» **Task item**
Reproduce, exactly as they appear, the line containing "An excited state has a lifetime of 2.012" and every line after it, ending with the last line of the records.

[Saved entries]
*** Begin section ***

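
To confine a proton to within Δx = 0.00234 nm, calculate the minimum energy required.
947.376 meV

Localizing a particle requires giving it sufficient momentum uncertainty:

1. From uncertainty principle: Δp ≥ ℏ/(2Δx)
   Δp_min = (1.055e-34 J·s) / (2 × 2.340e-12 m)
   Δp_min = 2.253e-23 kg·m/s

2. This momentum uncertainty corresponds to kinetic energy:
   KE ≈ (Δp)²/(2m) = (2.253e-23)²/(2 × 1.673e-27 kg)
   KE = 1.518e-19 J = 947.376 meV

Tighter localization requires more energy.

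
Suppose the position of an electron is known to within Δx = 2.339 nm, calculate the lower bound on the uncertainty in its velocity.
24.747 km/s

Using the Heisenberg uncertainty principle and Δp = mΔv:
ΔxΔp ≥ ℏ/2
Δx(mΔv) ≥ ℏ/2

The minimum uncertainty in velocity is:
Δv_min = ℏ/(2mΔx)
Δv_min = (1.055e-34 J·s) / (2 × 9.109e-31 kg × 2.339e-09 m)
Δv_min = 2.475e+04 m/s = 24.747 km/s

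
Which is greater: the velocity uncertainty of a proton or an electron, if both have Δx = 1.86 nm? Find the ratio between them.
The electron has the larger minimum velocity uncertainty, by a ratio of 1836.2.

For both particles, Δp_min = ℏ/(2Δx) = 2.835e-26 kg·m/s (same for both).

The velocity uncertainty is Δv = Δp/m:
- proton: Δv = 2.835e-26 / 1.673e-27 = 1.695e+01 m/s = 16.949 m/s
- electron: Δv = 2.835e-26 / 9.109e-31 = 3.112e+04 m/s = 31.120 km/s

Ratio: 3.112e+04 / 1.695e+01 = 1836.2

The lighter particle has larger velocity uncertainty because Δv ∝ 1/m.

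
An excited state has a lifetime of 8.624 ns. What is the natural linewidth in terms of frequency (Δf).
9.227 MHz

Using the energy-time uncertainty principle and E = hf:
ΔEΔt ≥ ℏ/2
hΔf·Δt ≥ ℏ/2

The minimum frequency uncertainty is:
Δf = ℏ/(2hτ) = 1/(4πτ)
Δf = 1/(4π × 8.624e-09 s)
Δf = 9.227e+06 Hz = 9.227 MHz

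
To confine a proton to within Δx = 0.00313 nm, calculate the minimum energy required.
529.499 meV

Localizing a particle requires giving it sufficient momentum uncertainty:

1. From uncertainty principle: Δp ≥ ℏ/(2Δx)
   Δp_min = (1.055e-34 J·s) / (2 × 3.130e-12 m)
   Δp_min = 1.685e-23 kg·m/s

2. This momentum uncertainty corresponds to kinetic energy:
   KE ≈ (Δp)²/(2m) = (1.685e-23)²/(2 × 1.673e-27 kg)
   KE = 8.484e-20 J = 529.499 meV

Tighter localization requires more energy.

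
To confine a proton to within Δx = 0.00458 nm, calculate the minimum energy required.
247.299 meV

Localizing a particle requires giving it sufficient momentum uncertainty:

1. From uncertainty principle: Δp ≥ ℏ/(2Δx)
   Δp_min = (1.055e-34 J·s) / (2 × 4.580e-12 m)
   Δp_min = 1.151e-23 kg·m/s

2. This momentum uncertainty corresponds to kinetic energy:
   KE ≈ (Δp)²/(2m) = (1.151e-23)²/(2 × 1.673e-27 kg)
   KE = 3.962e-20 J = 247.299 meV

Tighter localization requires more energy.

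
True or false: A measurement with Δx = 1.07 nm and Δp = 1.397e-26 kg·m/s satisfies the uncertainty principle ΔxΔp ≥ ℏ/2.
No, it violates the uncertainty principle (impossible measurement).

Calculate the product ΔxΔp:
ΔxΔp = (1.070e-09 m) × (1.397e-26 kg·m/s)
ΔxΔp = 1.495e-35 J·s

Compare to the minimum allowed value ℏ/2:
ℏ/2 = 5.273e-35 J·s

Since ΔxΔp = 1.495e-35 J·s < 5.273e-35 J·s = ℏ/2,
the measurement violates the uncertainty principle.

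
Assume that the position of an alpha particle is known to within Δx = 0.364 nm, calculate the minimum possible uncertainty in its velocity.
21.801 m/s

Using the Heisenberg uncertainty principle and Δp = mΔv:
ΔxΔp ≥ ℏ/2
Δx(mΔv) ≥ ℏ/2

The minimum uncertainty in velocity is:
Δv_min = ℏ/(2mΔx)
Δv_min = (1.055e-34 J·s) / (2 × 6.645e-27 kg × 3.640e-10 m)
Δv_min = 2.180e+01 m/s = 21.801 m/s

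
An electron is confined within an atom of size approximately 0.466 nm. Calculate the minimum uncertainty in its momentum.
1.132 × 10^-25 kg·m/s

Using the Heisenberg uncertainty principle:
ΔxΔp ≥ ℏ/2

With Δx ≈ L = 4.660e-10 m (the confinement size):
Δp_min = ℏ/(2Δx)
Δp_min = (1.055e-34 J·s) / (2 × 4.660e-10 m)
Δp_min = 1.132e-25 kg·m/s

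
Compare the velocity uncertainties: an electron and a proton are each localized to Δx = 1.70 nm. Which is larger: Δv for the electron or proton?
The electron has the larger minimum velocity uncertainty, by a ratio of 1836.2.

For both particles, Δp_min = ℏ/(2Δx) = 3.102e-26 kg·m/s (same for both).

The velocity uncertainty is Δv = Δp/m:
- electron: Δv = 3.102e-26 / 9.109e-31 = 3.405e+04 m/s = 34.049 km/s
- proton: Δv = 3.102e-26 / 1.673e-27 = 1.854e+01 m/s = 18.544 m/s

Ratio: 3.405e+04 / 1.854e+01 = 1836.2

The lighter particle has larger velocity uncertainty because Δv ∝ 1/m.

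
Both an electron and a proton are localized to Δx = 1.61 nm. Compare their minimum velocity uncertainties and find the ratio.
The electron has the larger minimum velocity uncertainty, by a ratio of 1836.2.

For both particles, Δp_min = ℏ/(2Δx) = 3.275e-26 kg·m/s (same for both).

The velocity uncertainty is Δv = Δp/m:
- electron: Δv = 3.275e-26 / 9.109e-31 = 3.595e+04 m/s = 35.953 km/s
- proton: Δv = 3.275e-26 / 1.673e-27 = 1.958e+01 m/s = 19.580 m/s

Ratio: 3.595e+04 / 1.958e+01 = 1836.2

The lighter particle has larger velocity uncertainty because Δv ∝ 1/m.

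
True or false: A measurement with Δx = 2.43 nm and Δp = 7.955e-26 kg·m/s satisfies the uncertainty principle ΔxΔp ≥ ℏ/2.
Yes, it satisfies the uncertainty principle.

Calculate the product ΔxΔp:
ΔxΔp = (2.430e-09 m) × (7.955e-26 kg·m/s)
ΔxΔp = 1.933e-34 J·s

Compare to the minimum allowed value ℏ/2:
ℏ/2 = 5.273e-35 J·s

Since ΔxΔp = 1.933e-34 J·s ≥ 5.273e-35 J·s = ℏ/2,
the measurement satisfies the uncertainty principle.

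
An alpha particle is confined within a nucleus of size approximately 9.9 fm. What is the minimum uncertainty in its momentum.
5.326 × 10^-21 kg·m/s

Using the Heisenberg uncertainty principle:
ΔxΔp ≥ ℏ/2

With Δx ≈ L = 9.900e-15 m (the confinement size):
Δp_min = ℏ/(2Δx)
Δp_min = (1.055e-34 J·s) / (2 × 9.900e-15 m)
Δp_min = 5.326e-21 kg·m/s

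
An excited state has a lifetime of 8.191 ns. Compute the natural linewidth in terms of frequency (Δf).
9.715 MHz

Using the energy-time uncertainty principle and E = hf:
ΔEΔt ≥ ℏ/2
hΔf·Δt ≥ ℏ/2

The minimum frequency uncertainty is:
Δf = ℏ/(2hτ) = 1/(4πτ)
Δf = 1/(4π × 8.191e-09 s)
Δf = 9.715e+06 Hz = 9.715 MHz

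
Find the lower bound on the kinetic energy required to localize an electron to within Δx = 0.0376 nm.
6.737 eV

Localizing a particle requires giving it sufficient momentum uncertainty:

1. From uncertainty principle: Δp ≥ ℏ/(2Δx)
   Δp_min = (1.055e-34 J·s) / (2 × 3.760e-11 m)
   Δp_min = 1.402e-24 kg·m/s

2. This momentum uncertainty corresponds to kinetic energy:
   KE ≈ (Δp)²/(2m) = (1.402e-24)²/(2 × 9.109e-31 kg)
   KE = 1.079e-18 J = 6.737 eV

Tighter localization requires more energy.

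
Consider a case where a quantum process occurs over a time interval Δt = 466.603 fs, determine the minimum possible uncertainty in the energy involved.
705.323 μeV

Using the energy-time uncertainty principle:
ΔEΔt ≥ ℏ/2

The minimum uncertainty in energy is:
ΔE_min = ℏ/(2Δt)
ΔE_min = (1.055e-34 J·s) / (2 × 4.666e-13 s)
ΔE_min = 1.130e-22 J = 705.323 μeV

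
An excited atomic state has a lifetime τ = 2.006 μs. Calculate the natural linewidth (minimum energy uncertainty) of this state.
164.061 peV

Using the energy-time uncertainty principle:
ΔEΔt ≥ ℏ/2

The lifetime τ represents the time uncertainty Δt.
The natural linewidth (minimum energy uncertainty) is:

ΔE = ℏ/(2τ)
ΔE = (1.055e-34 J·s) / (2 × 2.006e-06 s)
ΔE = 2.629e-29 J = 164.061 peV

This natural linewidth limits the precision of spectroscopic measurements.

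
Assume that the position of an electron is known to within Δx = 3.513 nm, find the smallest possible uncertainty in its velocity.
16.477 km/s

Using the Heisenberg uncertainty principle and Δp = mΔv:
ΔxΔp ≥ ℏ/2
Δx(mΔv) ≥ ℏ/2

The minimum uncertainty in velocity is:
Δv_min = ℏ/(2mΔx)
Δv_min = (1.055e-34 J·s) / (2 × 9.109e-31 kg × 3.513e-09 m)
Δv_min = 1.648e+04 m/s = 16.477 km/s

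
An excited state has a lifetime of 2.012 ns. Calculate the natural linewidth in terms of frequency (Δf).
39.551 MHz

Using the energy-time uncertainty principle and E = hf:
ΔEΔt ≥ ℏ/2
hΔf·Δt ≥ ℏ/2

The minimum frequency uncertainty is:
Δf = ℏ/(2hτ) = 1/(4πτ)
Δf = 1/(4π × 2.012e-09 s)
Δf = 3.955e+07 Hz = 39.551 MHz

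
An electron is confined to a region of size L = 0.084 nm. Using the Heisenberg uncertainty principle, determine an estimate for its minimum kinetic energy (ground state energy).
1.350 eV

Using the uncertainty principle to estimate ground state energy:

1. The position uncertainty is approximately the confinement size:
   Δx ≈ L = 8.400e-11 m

2. From ΔxΔp ≥ ℏ/2, the minimum momentum uncertainty is:
   Δp ≈ ℏ/(2L) = 6.277e-25 kg·m/s

3. The kinetic energy is approximately:
   KE ≈ (Δp)²/(2m) = (6.277e-25)²/(2 × 9.109e-31 kg)
   KE ≈ 2.163e-19 J = 1.350 eV

This is an order-of-magnitude estimate of the ground state energy.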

*** End section ***

» **Exercise solution**
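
An excited state has a lifetime of 2.012 ns. Calculate the natural linewidth in terms of frequency (Δf).
39.551 MHz

Using the energy-time uncertainty principle and E = hf:
ΔEΔt ≥ ℏ/2
hΔf·Δt ≥ ℏ/2

The minimum frequency uncertainty is:
Δf = ℏ/(2hτ) = 1/(4πτ)
Δf = 1/(4π × 2.012e-09 s)
Δf = 3.955e+07 Hz = 39.551 MHz

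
An electron is confined to a region of size L = 0.084 nm. Using the Heisenberg uncertainty principle, determine an estimate for its minimum kinetic energy (ground state energy).
1.350 eV

Using the uncertainty principle to estimate ground state energy:

1. The position uncertainty is approximately the confinement size:
   Δx ≈ L = 8.400e-11 m

2. From ΔxΔp ≥ ℏ/2, the minimum momentum uncertainty is:
   Δp ≈ ℏ/(2L) = 6.277e-25 kg·m/s

3. The kinetic energy is approximately:
   KE ≈ (Δp)²/(2m) = (6.277e-25)²/(2 × 9.109e-31 kg)
   KE ≈ 2.163e-19 J = 1.350 eV

This is an order-of-magnitude estimate of the ground state energy.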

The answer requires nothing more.